| Task to complete |
Take each line below that has "leakage" and copy it.

>>>>>

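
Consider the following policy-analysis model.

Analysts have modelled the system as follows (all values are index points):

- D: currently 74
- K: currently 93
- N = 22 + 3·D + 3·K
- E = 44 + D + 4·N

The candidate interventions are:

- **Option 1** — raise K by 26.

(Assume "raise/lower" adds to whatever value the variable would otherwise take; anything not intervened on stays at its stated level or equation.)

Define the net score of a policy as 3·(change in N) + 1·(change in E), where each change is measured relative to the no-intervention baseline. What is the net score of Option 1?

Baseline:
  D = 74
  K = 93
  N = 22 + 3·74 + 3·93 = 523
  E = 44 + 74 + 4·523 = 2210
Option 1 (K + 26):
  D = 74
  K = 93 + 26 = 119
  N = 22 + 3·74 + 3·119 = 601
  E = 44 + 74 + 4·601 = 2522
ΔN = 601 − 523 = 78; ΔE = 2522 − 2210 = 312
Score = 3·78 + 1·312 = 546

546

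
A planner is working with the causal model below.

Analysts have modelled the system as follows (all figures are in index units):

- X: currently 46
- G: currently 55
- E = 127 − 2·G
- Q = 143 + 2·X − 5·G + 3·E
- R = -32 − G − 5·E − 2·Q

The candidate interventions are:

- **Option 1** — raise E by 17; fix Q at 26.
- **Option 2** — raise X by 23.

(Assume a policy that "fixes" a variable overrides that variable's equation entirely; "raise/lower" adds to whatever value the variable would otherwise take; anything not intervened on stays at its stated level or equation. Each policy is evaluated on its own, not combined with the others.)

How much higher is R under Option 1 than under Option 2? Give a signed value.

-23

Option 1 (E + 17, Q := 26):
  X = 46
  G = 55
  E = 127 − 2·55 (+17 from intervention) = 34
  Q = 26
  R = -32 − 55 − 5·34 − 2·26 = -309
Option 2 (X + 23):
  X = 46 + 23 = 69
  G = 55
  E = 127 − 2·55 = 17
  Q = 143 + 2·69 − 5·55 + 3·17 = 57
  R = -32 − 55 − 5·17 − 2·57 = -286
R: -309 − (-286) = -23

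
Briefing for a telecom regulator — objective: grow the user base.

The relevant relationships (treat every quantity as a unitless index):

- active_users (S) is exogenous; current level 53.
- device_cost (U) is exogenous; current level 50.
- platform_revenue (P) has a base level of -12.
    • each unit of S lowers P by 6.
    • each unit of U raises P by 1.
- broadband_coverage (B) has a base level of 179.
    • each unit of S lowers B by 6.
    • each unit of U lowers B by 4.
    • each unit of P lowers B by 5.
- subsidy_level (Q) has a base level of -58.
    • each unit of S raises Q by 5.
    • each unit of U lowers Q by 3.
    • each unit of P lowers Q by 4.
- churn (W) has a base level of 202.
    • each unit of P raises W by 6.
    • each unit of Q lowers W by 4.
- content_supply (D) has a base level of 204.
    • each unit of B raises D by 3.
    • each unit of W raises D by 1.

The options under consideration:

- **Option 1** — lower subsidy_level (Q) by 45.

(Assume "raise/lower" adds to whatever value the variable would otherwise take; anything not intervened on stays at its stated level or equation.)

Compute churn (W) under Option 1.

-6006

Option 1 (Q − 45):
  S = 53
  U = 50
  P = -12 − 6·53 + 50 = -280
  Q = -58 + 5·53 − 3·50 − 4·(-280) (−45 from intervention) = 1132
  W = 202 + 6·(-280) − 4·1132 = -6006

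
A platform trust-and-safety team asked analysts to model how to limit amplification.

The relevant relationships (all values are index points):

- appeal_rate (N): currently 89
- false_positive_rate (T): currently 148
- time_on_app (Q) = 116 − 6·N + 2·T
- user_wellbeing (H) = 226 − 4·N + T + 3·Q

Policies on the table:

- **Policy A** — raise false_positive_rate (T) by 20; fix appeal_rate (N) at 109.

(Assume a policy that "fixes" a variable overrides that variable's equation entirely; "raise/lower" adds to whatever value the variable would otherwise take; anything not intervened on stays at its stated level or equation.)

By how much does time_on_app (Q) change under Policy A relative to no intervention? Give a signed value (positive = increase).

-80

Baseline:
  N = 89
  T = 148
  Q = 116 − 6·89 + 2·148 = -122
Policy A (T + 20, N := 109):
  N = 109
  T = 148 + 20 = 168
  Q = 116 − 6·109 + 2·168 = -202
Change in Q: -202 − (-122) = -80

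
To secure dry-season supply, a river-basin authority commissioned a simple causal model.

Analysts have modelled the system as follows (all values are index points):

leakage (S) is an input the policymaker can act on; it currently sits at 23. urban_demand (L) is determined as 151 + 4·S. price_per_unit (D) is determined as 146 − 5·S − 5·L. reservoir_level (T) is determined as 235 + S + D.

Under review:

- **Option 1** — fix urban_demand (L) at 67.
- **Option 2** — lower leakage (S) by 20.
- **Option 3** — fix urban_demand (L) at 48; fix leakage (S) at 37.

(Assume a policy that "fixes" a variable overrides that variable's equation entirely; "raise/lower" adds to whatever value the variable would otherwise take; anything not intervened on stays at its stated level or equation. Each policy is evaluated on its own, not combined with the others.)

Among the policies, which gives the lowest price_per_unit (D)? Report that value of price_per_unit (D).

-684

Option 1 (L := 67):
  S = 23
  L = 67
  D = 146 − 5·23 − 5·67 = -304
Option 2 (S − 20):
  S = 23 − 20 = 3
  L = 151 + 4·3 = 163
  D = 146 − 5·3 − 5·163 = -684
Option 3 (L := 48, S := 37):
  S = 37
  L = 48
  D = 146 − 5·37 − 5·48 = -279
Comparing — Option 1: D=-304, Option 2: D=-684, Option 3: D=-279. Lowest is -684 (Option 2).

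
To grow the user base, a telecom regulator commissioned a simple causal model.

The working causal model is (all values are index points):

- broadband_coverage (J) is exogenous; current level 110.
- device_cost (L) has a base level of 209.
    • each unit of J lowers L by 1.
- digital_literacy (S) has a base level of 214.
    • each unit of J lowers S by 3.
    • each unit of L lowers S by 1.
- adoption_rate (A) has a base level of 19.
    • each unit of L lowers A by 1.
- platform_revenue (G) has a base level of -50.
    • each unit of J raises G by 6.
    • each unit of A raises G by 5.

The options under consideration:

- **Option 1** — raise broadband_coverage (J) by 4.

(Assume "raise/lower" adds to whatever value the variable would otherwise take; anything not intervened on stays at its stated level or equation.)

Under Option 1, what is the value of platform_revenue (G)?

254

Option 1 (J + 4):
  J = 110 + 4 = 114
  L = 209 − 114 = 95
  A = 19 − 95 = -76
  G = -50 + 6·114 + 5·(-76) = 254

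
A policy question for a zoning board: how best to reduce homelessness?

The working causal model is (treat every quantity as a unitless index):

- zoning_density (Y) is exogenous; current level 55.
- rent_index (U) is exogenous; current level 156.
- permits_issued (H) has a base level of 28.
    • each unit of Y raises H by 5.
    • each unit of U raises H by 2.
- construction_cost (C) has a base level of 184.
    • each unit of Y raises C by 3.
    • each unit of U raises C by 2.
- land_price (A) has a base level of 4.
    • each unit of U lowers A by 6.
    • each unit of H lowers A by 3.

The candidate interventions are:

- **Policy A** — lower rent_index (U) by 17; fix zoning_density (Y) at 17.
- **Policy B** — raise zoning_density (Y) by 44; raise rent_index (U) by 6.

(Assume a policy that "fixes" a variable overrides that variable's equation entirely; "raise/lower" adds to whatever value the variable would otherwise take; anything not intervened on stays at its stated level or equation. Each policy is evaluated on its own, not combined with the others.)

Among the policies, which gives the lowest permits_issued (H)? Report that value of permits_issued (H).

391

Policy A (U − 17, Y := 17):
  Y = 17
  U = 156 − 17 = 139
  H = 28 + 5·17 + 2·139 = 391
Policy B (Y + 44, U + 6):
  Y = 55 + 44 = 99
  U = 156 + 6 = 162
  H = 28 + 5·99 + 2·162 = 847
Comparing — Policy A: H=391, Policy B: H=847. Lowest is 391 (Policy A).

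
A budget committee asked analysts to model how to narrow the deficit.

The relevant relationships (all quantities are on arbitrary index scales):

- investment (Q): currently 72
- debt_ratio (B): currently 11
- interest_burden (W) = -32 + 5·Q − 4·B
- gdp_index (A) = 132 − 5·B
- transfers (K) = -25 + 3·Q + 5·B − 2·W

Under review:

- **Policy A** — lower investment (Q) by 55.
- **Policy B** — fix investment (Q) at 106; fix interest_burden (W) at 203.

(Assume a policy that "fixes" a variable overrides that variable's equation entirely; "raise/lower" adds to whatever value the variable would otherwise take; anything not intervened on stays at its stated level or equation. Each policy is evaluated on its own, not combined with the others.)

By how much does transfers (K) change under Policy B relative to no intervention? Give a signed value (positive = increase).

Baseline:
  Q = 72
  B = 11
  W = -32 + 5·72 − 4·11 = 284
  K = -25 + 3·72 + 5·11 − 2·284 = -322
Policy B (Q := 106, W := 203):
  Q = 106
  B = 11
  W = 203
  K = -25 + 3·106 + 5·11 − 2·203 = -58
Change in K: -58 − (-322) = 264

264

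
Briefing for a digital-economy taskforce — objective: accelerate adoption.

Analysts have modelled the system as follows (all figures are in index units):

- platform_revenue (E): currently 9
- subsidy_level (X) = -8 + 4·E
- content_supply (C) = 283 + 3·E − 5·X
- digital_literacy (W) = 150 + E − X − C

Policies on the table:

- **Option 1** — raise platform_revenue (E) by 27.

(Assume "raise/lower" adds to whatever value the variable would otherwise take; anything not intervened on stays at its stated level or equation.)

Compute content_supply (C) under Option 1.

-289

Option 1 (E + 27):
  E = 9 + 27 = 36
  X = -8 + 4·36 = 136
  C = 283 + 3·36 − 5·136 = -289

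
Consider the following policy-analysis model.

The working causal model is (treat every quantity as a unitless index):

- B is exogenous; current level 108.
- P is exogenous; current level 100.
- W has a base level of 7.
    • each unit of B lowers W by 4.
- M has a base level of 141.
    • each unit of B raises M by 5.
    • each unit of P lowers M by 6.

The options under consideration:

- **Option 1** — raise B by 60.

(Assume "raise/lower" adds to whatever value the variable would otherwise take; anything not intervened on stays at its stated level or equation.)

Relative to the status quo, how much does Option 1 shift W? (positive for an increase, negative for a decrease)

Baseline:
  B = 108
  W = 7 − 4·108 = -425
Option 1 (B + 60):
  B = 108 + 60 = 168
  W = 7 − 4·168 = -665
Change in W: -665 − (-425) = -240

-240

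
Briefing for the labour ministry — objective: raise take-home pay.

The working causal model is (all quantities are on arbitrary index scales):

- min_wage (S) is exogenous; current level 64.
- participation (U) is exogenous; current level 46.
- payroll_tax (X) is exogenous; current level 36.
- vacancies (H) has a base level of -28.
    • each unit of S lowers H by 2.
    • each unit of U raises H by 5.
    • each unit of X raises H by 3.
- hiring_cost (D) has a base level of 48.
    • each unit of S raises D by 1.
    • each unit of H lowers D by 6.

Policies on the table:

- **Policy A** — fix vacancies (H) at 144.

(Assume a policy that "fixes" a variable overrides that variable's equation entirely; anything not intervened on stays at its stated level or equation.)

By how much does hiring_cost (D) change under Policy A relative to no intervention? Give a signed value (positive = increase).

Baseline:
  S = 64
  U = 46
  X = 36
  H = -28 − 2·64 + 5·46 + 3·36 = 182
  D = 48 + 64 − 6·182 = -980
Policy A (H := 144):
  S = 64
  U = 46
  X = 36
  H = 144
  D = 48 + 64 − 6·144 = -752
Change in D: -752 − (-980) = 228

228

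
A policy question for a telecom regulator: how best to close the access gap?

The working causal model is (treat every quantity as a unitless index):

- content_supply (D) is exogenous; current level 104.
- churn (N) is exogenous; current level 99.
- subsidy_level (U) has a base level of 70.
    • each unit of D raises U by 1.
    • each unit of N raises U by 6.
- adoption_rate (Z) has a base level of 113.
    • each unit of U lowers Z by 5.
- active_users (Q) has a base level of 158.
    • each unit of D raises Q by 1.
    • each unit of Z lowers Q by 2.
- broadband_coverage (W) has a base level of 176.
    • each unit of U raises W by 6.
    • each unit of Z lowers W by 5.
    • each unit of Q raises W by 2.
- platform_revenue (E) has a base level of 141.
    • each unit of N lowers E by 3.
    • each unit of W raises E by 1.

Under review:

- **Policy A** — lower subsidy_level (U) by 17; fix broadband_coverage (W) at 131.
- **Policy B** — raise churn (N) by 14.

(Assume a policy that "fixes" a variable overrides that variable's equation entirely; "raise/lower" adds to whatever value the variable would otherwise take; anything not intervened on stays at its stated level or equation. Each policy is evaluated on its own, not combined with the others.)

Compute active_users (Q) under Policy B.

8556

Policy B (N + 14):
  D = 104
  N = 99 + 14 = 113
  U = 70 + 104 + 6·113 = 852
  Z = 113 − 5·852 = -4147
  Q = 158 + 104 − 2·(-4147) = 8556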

<<<<<

| Task answer |
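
leakage (S) is an input the policymaker can act on; it currently sits at 23. urban_demand (L) is determined as 151 + 4·S. price_per_unit (D) is determined as 146 − 5·S − 5·L. reservoir_level (T) is determined as 235 + S + D.
- **Option 2** — lower leakage (S) by 20.
- **Option 3** — fix urban_demand (L) at 48; fix leakage (S) at 37.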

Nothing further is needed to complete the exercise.